-- SUPPLIED INFORMATION follows --
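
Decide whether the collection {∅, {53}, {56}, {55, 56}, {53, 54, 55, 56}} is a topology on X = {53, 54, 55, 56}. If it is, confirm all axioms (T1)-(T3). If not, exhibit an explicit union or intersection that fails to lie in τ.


τ is NOT a topology on X.

Axiom (T1): ∅ ∈ τ? Yes; X ∈ τ? Yes.
Axiom (T2/T3): check pairwise unions and intersections of members of τ.
Counterexample for (T2): {53} ∪ {56} = {53, 56} ∉ τ. Therefore τ is NOT a topology.


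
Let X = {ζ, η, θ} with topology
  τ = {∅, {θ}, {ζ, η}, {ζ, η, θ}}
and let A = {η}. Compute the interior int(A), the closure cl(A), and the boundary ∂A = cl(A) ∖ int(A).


int(A) = ∅, cl(A) = {ζ, η}, ∂A = {ζ, η}.

Closed sets in (X, τ) are complements of opens:
  closed(X, τ) = {∅, {θ}, {ζ, η}, {ζ, η, θ}}.
int(A) = ⋃ {U ∈ τ : U ⊆ A}. Opens contained in A: ∅.
Taking the union of these: int(A) = ∅.
cl(A) = ⋂ {C closed : A ⊆ C}. Closed sets containing A: {ζ, η}, {ζ, η, θ}.
Intersecting these: cl(A) = {ζ, η}.
∂A = cl(A) ∖ int(A) = {ζ, η} ∖ ∅ = {ζ, η}.


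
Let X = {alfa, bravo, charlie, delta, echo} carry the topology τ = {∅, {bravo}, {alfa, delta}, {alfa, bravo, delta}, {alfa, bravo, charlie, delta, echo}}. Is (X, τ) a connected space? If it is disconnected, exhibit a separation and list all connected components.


(X, τ) is connected.

Find clopen sets (U ∈ τ with X ∖ U ∈ τ):
  U = ∅, X ∖ U = {alfa, bravo, charlie, delta, echo} — both open, so U is clopen.
  U = {alfa, bravo, charlie, delta, echo}, X ∖ U = ∅ — both open, so U is clopen.
Only trivial clopens (∅ and X) exist, so (X, τ) is connected.
Compute connected components by grouping points that agree on all clopens:
  component: {alfa, bravo, charlie, delta, echo}


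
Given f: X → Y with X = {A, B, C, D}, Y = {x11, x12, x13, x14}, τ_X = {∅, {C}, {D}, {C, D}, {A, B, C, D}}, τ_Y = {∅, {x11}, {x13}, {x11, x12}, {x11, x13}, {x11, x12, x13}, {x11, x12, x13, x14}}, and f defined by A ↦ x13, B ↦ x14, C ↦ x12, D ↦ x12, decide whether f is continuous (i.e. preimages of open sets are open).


f is NOT continuous.

Compute f^{-1}(U) for each U ∈ τ_Y:
  U = ∅: f^{-1}(U) = ∅ ∈ τ_X ✓.
  U = {x11}: f^{-1}(U) = ∅ ∈ τ_X ✓.
  U = {x13}: f^{-1}(U) = {A} ∉ τ_X ✗.
  U = {x11, x12}: f^{-1}(U) = {C, D} ∈ τ_X ✓.
  U = {x11, x13}: f^{-1}(U) = {A} ∉ τ_X ✗.
  U = {x11, x12, x13}: f^{-1}(U) = {A, C, D} ∉ τ_X ✗.
  U = {x11, x12, x13, x14}: f^{-1}(U) = {A, B, C, D} ∈ τ_X ✓.
Found U = {x13} with f^{-1}(U) = {A} not in τ_X. Therefore f is NOT continuous.


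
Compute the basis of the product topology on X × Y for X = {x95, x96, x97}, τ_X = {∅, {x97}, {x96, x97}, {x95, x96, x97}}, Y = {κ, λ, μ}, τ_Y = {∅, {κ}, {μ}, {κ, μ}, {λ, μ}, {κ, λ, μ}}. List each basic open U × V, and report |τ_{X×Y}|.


Basis B = {∅ × ∅, {x97} × {κ}, {x97} × {μ}, {x96, x97} × {κ}, {x96, x97} × {μ}, {x97} × {κ, μ}, {x97} × {λ, μ}, {x95, x96, x97} × {κ}, {x95, x96, x97} × {μ}, {x97} × {κ, λ, μ}, {x96, x97} × {κ, μ}, {x96, x97} × {λ, μ}, {x95, x96, x97} × {κ, μ}, {x95, x96, x97} × {λ, μ}, {x96, x97} × {κ, λ, μ}, {x95, x96, x97} × {κ, λ, μ}}; |τ_{X×Y}| = 40.

Enumerate products U × V with U ∈ τ_X, V ∈ τ_Y (deduplicated):
  ∅ × ∅ = {} (∅)
  {x97} × {κ} = {(x97,κ)}
  {x97} × {μ} = {(x97,μ)}
  {x96, x97} × {κ} = {(x96,κ), (x97,κ)}
  {x96, x97} × {μ} = {(x96,μ), (x97,μ)}
  {x97} × {κ, μ} = {(x97,κ), (x97,μ)}
  {x97} × {λ, μ} = {(x97,λ), (x97,μ)}
  {x95, x96, x97} × {κ} = {(x95,κ), (x96,κ), (x97,κ)}
  {x95, x96, x97} × {μ} = {(x95,μ), (x96,μ), (x97,μ)}
  {x97} × {κ, λ, μ} = {(x97,κ), (x97,λ), (x97,μ)}
  {x96, x97} × {κ, μ} = {(x96,κ), (x96,μ), (x97,κ), (x97,μ)}
  {x96, x97} × {λ, μ} = {(x96,λ), (x96,μ), (x97,λ), (x97,μ)}
  {x95, x96, x97} × {κ, μ} = {(x95,κ), (x95,μ), (x96,κ), (x96,μ), (x97,κ), (x97,μ)}
  {x95, x96, x97} × {λ, μ} = {(x95,λ), (x95,μ), (x96,λ), (x96,μ), (x97,λ), (x97,μ)}
  {x96, x97} × {κ, λ, μ} = {(x96,κ), (x96,λ), (x96,μ), (x97,κ), (x97,λ), (x97,μ)}
  {x95, x96, x97} × {κ, λ, μ} = {(x95,κ), (x95,λ), (x95,μ), (x96,κ), (x96,λ), (x96,μ), (x97,κ), (x97,λ), (x97,μ)}
These 16 distinct sets form the basis B.
Close under arbitrary unions to get τ_{X×Y}; counting gives |τ_{X×Y}| = 40.


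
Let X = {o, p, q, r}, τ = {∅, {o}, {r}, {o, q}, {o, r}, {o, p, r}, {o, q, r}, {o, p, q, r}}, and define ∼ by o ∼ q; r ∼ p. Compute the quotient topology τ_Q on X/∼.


X/∼ = {[o=q], [p=r]}; |τ_Q| = 3.

Equivalence classes: [o=q], [p=r].
Quotient map π: X → X/∼ sends o ↦ [o=q], p ↦ [p=r], q ↦ [o=q], r ↦ [p=r].
For each subset V ⊆ X/∼, compute π^{-1}(V) ⊆ X and check whether π^{-1}(V) ∈ τ. V is open in τ_Q iff π^{-1}(V) ∈ τ.
  V = {}: π^{-1}(V) = ∅ ∈ τ ✓.
  V = {[o=q]}: π^{-1}(V) = {o, q} ∈ τ ✓.
  V = {[p=r]}: π^{-1}(V) = {p, r} ∉ τ ✗.
  V = {[o=q], [p=r]}: π^{-1}(V) = {o, p, q, r} ∈ τ ✓.
Open sets in the quotient: τ_Q = {{}, {[o=q]}, {[o=q], [p=r]}} (3 elements).


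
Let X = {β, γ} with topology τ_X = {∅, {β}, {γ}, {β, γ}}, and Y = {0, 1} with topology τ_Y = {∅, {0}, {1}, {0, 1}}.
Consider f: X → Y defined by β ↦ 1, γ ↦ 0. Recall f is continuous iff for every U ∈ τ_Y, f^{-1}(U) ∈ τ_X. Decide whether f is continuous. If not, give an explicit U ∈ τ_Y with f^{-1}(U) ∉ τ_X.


f IS continuous.

Compute f^{-1}(U) for each U ∈ τ_Y:
  U = ∅: f^{-1}(U) = ∅ ∈ τ_X ✓.
  U = {0}: f^{-1}(U) = {γ} ∈ τ_X ✓.
  U = {1}: f^{-1}(U) = {β} ∈ τ_X ✓.
  U = {0, 1}: f^{-1}(U) = {β, γ} ∈ τ_X ✓.
Every preimage lies in τ_X, so f IS continuous.


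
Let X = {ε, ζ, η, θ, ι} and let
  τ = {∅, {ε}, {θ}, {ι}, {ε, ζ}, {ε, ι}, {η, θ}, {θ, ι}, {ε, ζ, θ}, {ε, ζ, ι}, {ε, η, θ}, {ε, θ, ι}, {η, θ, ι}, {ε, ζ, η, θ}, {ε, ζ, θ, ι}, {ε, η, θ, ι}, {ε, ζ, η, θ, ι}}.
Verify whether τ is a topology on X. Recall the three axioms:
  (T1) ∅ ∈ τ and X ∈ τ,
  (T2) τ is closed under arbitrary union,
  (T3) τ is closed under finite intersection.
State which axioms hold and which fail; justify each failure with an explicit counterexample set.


τ is NOT a topology on X.

Axiom (T1): ∅ ∈ τ? Yes; X ∈ τ? Yes.
Axiom (T2/T3): check pairwise unions and intersections of members of τ.
Counterexample for (T2): {ε} ∪ {θ} = {ε, θ} ∉ τ. Therefore τ is NOT a topology.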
-- SUPPLIED INFORMATION concluded --
DIRECTIONS
Exact copies of the line containing "(T2) τ is closed" and of every line after it through the end of the entries are all that should be output.

THE COMPLETED TASK
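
  (T2) τ is closed under arbitrary union,
  (T3) τ is closed under finite intersection.
State which axioms hold and which fail; justify each failure with an explicit counterexample set.


τ is NOT a topology on X.

Axiom (T1): ∅ ∈ τ? Yes; X ∈ τ? Yes.
Axiom (T2/T3): check pairwise unions and intersections of members of τ.
Counterexample for (T2): {ε} ∪ {θ} = {ε, θ} ∉ τ. Therefore τ is NOT a topology.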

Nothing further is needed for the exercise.